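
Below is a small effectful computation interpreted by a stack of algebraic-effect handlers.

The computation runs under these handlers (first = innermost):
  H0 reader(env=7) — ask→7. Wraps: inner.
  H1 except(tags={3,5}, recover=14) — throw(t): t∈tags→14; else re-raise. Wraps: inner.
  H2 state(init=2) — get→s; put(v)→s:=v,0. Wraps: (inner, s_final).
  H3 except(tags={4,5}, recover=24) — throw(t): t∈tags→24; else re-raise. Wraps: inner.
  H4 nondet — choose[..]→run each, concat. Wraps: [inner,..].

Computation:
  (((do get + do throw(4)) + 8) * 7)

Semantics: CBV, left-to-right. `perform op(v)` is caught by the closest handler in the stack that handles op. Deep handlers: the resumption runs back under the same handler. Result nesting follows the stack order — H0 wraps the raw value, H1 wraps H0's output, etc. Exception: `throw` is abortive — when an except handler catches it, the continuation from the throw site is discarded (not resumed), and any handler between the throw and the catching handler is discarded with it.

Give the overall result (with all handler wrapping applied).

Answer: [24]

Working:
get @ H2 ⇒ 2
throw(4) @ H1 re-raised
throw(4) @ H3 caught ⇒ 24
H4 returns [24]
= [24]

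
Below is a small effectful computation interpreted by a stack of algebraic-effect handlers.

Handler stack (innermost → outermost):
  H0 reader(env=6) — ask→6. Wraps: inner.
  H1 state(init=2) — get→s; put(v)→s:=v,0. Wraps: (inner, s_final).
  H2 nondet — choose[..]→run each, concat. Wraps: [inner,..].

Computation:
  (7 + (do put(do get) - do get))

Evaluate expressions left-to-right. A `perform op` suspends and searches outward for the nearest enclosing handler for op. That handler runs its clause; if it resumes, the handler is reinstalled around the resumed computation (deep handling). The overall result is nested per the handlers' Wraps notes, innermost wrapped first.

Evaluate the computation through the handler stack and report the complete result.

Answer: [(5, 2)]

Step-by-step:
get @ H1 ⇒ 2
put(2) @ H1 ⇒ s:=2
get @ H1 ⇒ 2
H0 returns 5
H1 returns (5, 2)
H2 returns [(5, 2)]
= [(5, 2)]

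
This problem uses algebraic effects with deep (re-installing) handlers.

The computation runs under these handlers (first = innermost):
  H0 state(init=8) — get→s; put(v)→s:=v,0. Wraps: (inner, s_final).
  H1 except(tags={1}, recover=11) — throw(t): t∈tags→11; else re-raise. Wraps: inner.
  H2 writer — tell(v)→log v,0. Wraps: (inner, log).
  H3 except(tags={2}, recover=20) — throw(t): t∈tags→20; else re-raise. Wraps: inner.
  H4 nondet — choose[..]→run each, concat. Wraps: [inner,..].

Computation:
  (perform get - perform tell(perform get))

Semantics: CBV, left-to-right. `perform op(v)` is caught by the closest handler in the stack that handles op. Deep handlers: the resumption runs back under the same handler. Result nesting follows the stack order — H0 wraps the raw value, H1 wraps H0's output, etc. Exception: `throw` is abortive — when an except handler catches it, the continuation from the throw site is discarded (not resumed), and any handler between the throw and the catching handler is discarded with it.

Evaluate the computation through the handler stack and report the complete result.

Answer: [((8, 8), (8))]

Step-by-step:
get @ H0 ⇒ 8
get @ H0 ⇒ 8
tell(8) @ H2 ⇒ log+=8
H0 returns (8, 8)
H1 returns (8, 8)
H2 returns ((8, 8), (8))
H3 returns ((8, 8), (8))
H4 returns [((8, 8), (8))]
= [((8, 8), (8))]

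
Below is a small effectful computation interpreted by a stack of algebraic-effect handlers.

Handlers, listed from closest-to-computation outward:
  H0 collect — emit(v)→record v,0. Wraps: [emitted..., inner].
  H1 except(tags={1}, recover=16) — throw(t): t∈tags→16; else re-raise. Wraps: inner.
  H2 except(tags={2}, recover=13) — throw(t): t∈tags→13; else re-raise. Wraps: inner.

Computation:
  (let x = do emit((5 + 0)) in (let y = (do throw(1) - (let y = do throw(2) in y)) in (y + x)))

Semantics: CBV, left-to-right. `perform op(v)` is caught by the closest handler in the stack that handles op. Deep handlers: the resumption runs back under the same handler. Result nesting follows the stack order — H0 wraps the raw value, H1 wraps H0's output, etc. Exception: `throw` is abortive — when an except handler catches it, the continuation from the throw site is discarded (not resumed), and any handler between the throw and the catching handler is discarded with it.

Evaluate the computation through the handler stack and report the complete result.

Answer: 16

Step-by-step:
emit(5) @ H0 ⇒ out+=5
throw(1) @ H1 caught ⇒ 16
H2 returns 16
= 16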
= = = =
§ EXERCISE PROMPT
From the records above, reproduce exactly the lines from the one with "H1 state(init=2) —" to the one with "(7 + (do put(do get) - do get))", both included, and no others.

§ OUTPUT FOR THIS TASK
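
  H1 state(init=2) — get→s; put(v)→s:=v,0. Wraps: (inner, s_final).
  H2 nondet — choose[..]→run each, concat. Wraps: [inner,..].

Computation:
  (7 + (do put(do get) - do get))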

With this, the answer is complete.